§ **THE TASK**
Using the data below, return the stretch from the line that contains "s1 --c--> s2, s3" through the line that contains "δ(s5, b) -> s4", both included, exactly as it stands and nothing beyond it.
───── PROVIDED DATA
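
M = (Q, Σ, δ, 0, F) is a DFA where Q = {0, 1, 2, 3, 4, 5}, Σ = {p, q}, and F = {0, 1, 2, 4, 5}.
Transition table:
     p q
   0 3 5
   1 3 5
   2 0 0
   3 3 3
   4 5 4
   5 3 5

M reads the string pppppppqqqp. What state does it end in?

3

0 --p--> 3
3 --p--> 3
3 --p--> 3
3 --p--> 3
3 --p--> 3
3 --p--> 3
3 --p--> 3
3 --q--> 3
3 --q--> 3
3 --q--> 3
3 --p--> 3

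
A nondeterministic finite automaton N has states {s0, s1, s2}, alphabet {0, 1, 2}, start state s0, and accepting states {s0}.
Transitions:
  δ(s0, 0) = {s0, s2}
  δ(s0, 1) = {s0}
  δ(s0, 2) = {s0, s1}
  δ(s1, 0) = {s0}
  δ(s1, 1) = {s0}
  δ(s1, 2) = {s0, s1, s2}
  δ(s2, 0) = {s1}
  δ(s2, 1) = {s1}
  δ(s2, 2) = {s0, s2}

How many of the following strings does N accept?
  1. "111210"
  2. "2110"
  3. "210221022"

"111210": accepted
"2110": accepted
"210221022": accepted

3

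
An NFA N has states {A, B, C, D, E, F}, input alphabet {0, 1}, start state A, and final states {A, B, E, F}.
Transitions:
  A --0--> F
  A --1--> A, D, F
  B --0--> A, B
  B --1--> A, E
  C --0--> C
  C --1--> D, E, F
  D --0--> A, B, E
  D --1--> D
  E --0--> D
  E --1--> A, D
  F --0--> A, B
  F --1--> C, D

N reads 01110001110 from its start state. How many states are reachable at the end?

6

Start: {A}
read 0: {F}
read 1: {C, D}
read 1: {D, E, F}
read 1: {A, C, D}
read 0: {A, B, C, E, F}
read 0: {A, B, C, D, F}
read 0: {A, B, C, E, F}
read 1: {A, C, D, E, F}
read 1: {A, C, D, E, F}
read 1: {A, C, D, E, F}
read 0: {A, B, C, D, E, F}
Final reachable set {A, B, C, D, E, F} has 6 states.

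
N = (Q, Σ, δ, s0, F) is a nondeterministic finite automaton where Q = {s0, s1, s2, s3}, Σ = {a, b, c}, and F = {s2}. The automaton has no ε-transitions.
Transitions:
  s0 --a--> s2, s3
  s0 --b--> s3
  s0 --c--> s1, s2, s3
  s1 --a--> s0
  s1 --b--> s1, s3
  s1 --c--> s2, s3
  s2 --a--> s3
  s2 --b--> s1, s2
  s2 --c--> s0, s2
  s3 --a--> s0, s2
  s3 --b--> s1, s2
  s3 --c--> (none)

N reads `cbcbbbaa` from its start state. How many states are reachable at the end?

3

Start: {s0}
read c: {s1, s2, s3}
read b: {s1, s2, s3}
read c: {s0, s2, s3}
read b: {s1, s2, s3}
read b: {s1, s2, s3}
read b: {s1, s2, s3}
read a: {s0, s2, s3}
read a: {s0, s2, s3}
Final reachable set {s0, s2, s3} has 3 states.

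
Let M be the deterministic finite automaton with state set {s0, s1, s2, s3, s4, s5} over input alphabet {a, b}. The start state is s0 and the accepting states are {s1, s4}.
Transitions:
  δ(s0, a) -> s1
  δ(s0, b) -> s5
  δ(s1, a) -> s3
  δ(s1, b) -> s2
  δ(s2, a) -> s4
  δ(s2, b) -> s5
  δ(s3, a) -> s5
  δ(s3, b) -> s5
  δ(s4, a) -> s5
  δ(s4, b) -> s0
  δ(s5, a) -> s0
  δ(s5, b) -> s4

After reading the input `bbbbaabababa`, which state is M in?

s0 --b--> s5
s5 --b--> s4
s4 --b--> s0
s0 --b--> s5
s5 --a--> s0
s0 --a--> s1
s1 --b--> s2
s2 --a--> s4
s4 --b--> s0
s0 --a--> s1
s1 --b--> s2
s2 --a--> s4

s4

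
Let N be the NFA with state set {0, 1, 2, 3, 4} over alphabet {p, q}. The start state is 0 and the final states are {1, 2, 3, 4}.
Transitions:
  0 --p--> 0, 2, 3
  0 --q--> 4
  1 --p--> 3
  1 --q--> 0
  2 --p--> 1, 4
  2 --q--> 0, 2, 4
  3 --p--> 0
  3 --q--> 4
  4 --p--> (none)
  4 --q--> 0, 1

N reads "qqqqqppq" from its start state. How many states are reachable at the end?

4

Start: {0}
read q: {4}
read q: {0, 1}
read q: {0, 4}
read q: {0, 1, 4}
read q: {0, 1, 4}
read p: {0, 2, 3}
read p: {0, 1, 2, 3, 4}
read q: {0, 1, 2, 4}
Final reachable set {0, 1, 2, 4} has 4 states.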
──────────
§ **OUTPUT FOR THIS TASK**
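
  s1 --c--> s2, s3
  s2 --a--> s3
  s2 --b--> s1, s2
  s2 --c--> s0, s2
  s3 --a--> s0, s2
  s3 --b--> s1, s2
  s3 --c--> (none)

N reads `cbcbbbaa` from its start state. How many states are reachable at the end?

3

Start: {s0}
read c: {s1, s2, s3}
read b: {s1, s2, s3}
read c: {s0, s2, s3}
read b: {s1, s2, s3}
read b: {s1, s2, s3}
read b: {s1, s2, s3}
read a: {s0, s2, s3}
read a: {s0, s2, s3}
Final reachable set {s0, s2, s3} has 3 states.

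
Let M be the deterministic finite automaton with state set {s0, s1, s2, s3, s4, s5} over input alphabet {a, b}. The start state is s0 and the accepting states are {s1, s4}.
Transitions:
  δ(s0, a) -> s1
  δ(s0, b) -> s5
  δ(s1, a) -> s3
  δ(s1, b) -> s2
  δ(s2, a) -> s4
  δ(s2, b) -> s5
  δ(s3, a) -> s5
  δ(s3, b) -> s5
  δ(s4, a) -> s5
  δ(s4, b) -> s0
  δ(s5, a) -> s0
  δ(s5, b) -> s4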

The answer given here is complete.